____ Records for this exercise

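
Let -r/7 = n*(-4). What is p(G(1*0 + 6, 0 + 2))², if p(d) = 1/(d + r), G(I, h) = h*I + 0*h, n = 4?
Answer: 1/15376 ≈ 6.5036e-5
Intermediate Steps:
r = 112 (r = -28*(-4) = -7*(-16) = 112)
G(I, h) = I*h (G(I, h) = I*h + 0 = I*h)
p(d) = 1/(112 + d) (p(d) = 1/(d + 112) = 1/(112 + d))
p(G(1*0 + 6, 0 + 2))² = (1/(112 + (1*0 + 6)*(0 + 2)))² = (1/(112 + (0 + 6)*2))² = (1/(112 + 6*2))² = (1/(112 + 12))² = (1/124)² = 1/15376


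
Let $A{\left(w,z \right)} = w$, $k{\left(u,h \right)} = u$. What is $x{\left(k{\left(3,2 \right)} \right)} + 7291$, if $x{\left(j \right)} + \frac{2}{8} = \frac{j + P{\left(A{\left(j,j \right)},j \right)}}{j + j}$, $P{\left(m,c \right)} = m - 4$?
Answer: $\frac{87493}{12} \approx 7291.1$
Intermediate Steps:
$P{\left(m,c \right)} = -4 + m$
$x{\left(j \right)} = - \frac{1}{4} + \frac{-4 + 2 j}{2 j}$ ($x{\left(j \right)} = - \frac{1}{4} + \frac{j + \left(-4 + j\right)}{j + j} = - \frac{1}{4} + \frac{-4 + 2 j}{2 j}$)
$x{\left(k{\left(3,2 \right)} \right)} + 7291 = \left(\frac{3}{4} - \frac{2}{3}\right) + 7291 = \frac{1}{12} + 7291 = \frac{87493}{12}$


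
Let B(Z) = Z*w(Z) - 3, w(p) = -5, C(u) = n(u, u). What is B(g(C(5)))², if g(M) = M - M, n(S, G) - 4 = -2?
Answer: 9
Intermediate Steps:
n(S, G) = 2 (n(S, G) = 4 - 2 = 2)
C(u) = 2
g(M) = 0
B(Z) = -3 - 5*Z (B(Z) = Z*(-5) - 3 = -5*Z - 3 = -3 - 5*Z)
B(g(C(5)))² = (-3 - 5*0)² = (-3 + 0)² = (-3)² = 9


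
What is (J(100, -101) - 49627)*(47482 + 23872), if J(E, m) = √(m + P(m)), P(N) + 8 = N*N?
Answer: -3541084958 + 4138532*√3 ≈ -3.5339e+9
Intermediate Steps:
P(N) = -8 + N² (P(N) = -8 + N*N = -8 + N²)
J(E, m) = √(-8 + m + m²) (J(E, m) = √(m + (-8 + m²)) = √(-8 + m + m²))
(J(100, -101) - 49627)*(47482 + 23872) = (√(-8 - 101 + (-101)²) - 49627)*(47482 + 23872) = (√(-8 - 101 + 10201) - 49627)*71354 = (√10092 - 49627)*71354 = (58*√3 - 49627)*71354 = (-49627 + 58*√3)*71354 = -3541084958 + 4138532*√3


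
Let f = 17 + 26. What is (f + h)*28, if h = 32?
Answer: 2100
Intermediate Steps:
f = 43
(f + h)*28 = (43 + 32)*28 = 75*28 = 2100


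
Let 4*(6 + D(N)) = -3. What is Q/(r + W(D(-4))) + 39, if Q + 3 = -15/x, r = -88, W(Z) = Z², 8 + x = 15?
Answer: 185943/4753 ≈ 39.121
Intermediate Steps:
x = 7 (x = -8 + 15 = 7)
D(N) = -27/4 (D(N) = -6 + (¼)*(-3) = -6 - ¾ = -27/4)
Q = -36/7 (Q = -3 - 15/7 = -36/7 ≈ -5.1429)
Q/(r + W(D(-4))) + 39 = -36/(7*(-88 + (-27/4)²)) + 39 = -36/(7*(-88 + 729/16)) + 39 = -36/(7*(-679/16)) + 39 = -36/7*(-16/679) + 39 = 576/4753 + 39 = 185943/4753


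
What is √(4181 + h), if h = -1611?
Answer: √2570 ≈ 50.695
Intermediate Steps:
√(4181 + h) = √(4181 - 1611) = √2570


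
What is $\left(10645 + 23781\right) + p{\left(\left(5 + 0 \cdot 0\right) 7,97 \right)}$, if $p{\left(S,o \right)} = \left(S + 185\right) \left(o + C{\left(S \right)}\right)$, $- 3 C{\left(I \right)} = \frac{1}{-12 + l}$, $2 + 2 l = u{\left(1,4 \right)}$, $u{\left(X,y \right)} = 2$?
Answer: $\frac{501949}{9} \approx 55772.0$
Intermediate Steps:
$l = 0$ ($l = -1 + \frac{1}{2} \cdot 2 = -1 + 1 = 0$)
$C{\left(I \right)} = \frac{1}{36}$ ($C{\left(I \right)} = - \frac{1}{3 \left(-12 + 0\right)} = - \frac{1}{3 \left(-12\right)} = \left(- \frac{1}{3}\right) \left(- \frac{1}{12}\right) = \frac{1}{36}$)
$p{\left(S,o \right)} = \left(185 + S\right) \left(\frac{1}{36} + o\right)$ ($p{\left(S,o \right)} = \left(S + 185\right) \left(o + \frac{1}{36}\right) = \left(185 + S\right) \left(\frac{1}{36} + o\right)$)
$\left(10645 + 23781\right) + p{\left(\left(5 + 0 \cdot 0\right) 7,97 \right)} = \left(10645 + 23781\right) + \left(\frac{185}{36} + 185 \cdot 97 + \frac{\left(5 + 0 \cdot 0\right) 7}{36} + \left(5 + 0 \cdot 0\right) 7 \cdot 97\right) = 34426 + \left(\frac{185}{36} + 17945 + \frac{\left(5 + 0\right) 7}{36} + \left(5 + 0\right) 7 \cdot 97\right) = 34426 + \left(\frac{185}{36} + 17945 + \frac{5 \cdot 7}{36} + 5 \cdot 7 \cdot 97\right) = 34426 + \left(\frac{185}{36} + 17945 + \frac{1}{36} \cdot 35 + 35 \cdot 97\right) = 34426 + \left(\frac{185}{36} + 17945 + \frac{35}{36} + 3395\right) = 34426 + \frac{192115}{9} = \frac{501949}{9}$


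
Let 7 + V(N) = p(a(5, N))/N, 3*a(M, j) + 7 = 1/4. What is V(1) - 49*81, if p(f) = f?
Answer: -15913/4 ≈ -3978.3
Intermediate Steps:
a(M, j) = -9/4 (a(M, j) = -7/3 + (1/3)/4 = -7/3 + (1/3)*(1/4) = -7/3 + 1/12 = -9/4)
V(N) = -7 - 9/(4*N)
V(1) - 49*81 = (-7 - 9/4/1) - 49*81 = (-7 - 9/4*1) - 3969 = (-7 - 9/4) - 3969 = -37/4 - 3969 = -15913/4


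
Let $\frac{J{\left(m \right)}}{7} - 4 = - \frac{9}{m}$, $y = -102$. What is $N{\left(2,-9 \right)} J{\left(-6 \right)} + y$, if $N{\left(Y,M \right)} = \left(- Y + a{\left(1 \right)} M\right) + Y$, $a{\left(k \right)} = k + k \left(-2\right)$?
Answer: $\frac{489}{2} \approx 244.5$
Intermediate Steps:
$a{\left(k \right)} = - k$ ($a{\left(k \right)} = k - 2 k = - k$)
$N{\left(Y,M \right)} = - M$ ($N{\left(Y,M \right)} = \left(- Y + \left(-1\right) 1 M\right) + Y = \left(- Y - M\right) + Y = \left(- M - Y\right) + Y = - M$)
$J{\left(m \right)} = 28 - \frac{63}{m}$ ($J{\left(m \right)} = 28 + 7 \left(- \frac{9}{m}\right) = 28 - \frac{63}{m}$)
$N{\left(2,-9 \right)} J{\left(-6 \right)} + y = \left(-1\right) \left(-9\right) \left(28 - \frac{63}{-6}\right) - 102 = 9 \left(28 - - \frac{21}{2}\right) - 102 = 9 \left(28 + \frac{21}{2}\right) - 102 = 9 \cdot \frac{77}{2} - 102 = \frac{693}{2} - 102 = \frac{489}{2}$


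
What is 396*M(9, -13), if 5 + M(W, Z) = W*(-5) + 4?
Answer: -18216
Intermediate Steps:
M(W, Z) = -1 - 5*W (M(W, Z) = -5 + (W*(-5) + 4) = -5 + (-5*W + 4) = -5 + (4 - 5*W) = -1 - 5*W)
396*M(9, -13) = 396*(-1 - 5*9) = 396*(-1 - 45) = 396*(-46) = -18216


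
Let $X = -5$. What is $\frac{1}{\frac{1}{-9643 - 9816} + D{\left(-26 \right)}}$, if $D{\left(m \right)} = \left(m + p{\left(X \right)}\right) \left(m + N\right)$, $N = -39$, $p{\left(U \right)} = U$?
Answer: $\frac{19459}{39209884} \approx 0.00049628$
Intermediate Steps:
$D{\left(m \right)} = \left(-39 + m\right) \left(-5 + m\right)$ ($D{\left(m \right)} = \left(m - 5\right) \left(m - 39\right) = \left(-5 + m\right) \left(-39 + m\right) = \left(-39 + m\right) \left(-5 + m\right)$)
$\frac{1}{\frac{1}{-9643 - 9816} + D{\left(-26 \right)}} = \frac{1}{\frac{1}{-9643 - 9816} + \left(195 + \left(-26\right)^{2} - -1144\right)} = \frac{1}{\frac{1}{-19459} + \left(195 + 676 + 1144\right)} = \frac{1}{- \frac{1}{19459} + 2015} = \frac{1}{\frac{39209884}{19459}} = \frac{19459}{39209884}$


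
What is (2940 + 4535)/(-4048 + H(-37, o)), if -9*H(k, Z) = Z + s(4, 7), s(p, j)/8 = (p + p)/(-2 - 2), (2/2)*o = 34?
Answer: -299/162 ≈ -1.8457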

________

▶ What is needed:
All that belongs in the answer is an exact copy of the lines from the start of the records above through the line with "Answer: 1/15376 ≈ 6.5036e-5".

▶ Result of this exercise:
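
Let -r/7 = n*(-4). What is p(G(1*0 + 6, 0 + 2))², if p(d) = 1/(d + r), G(I, h) = h*I + 0*h, n = 4?
Answer: 1/15376 ≈ 6.5036e-5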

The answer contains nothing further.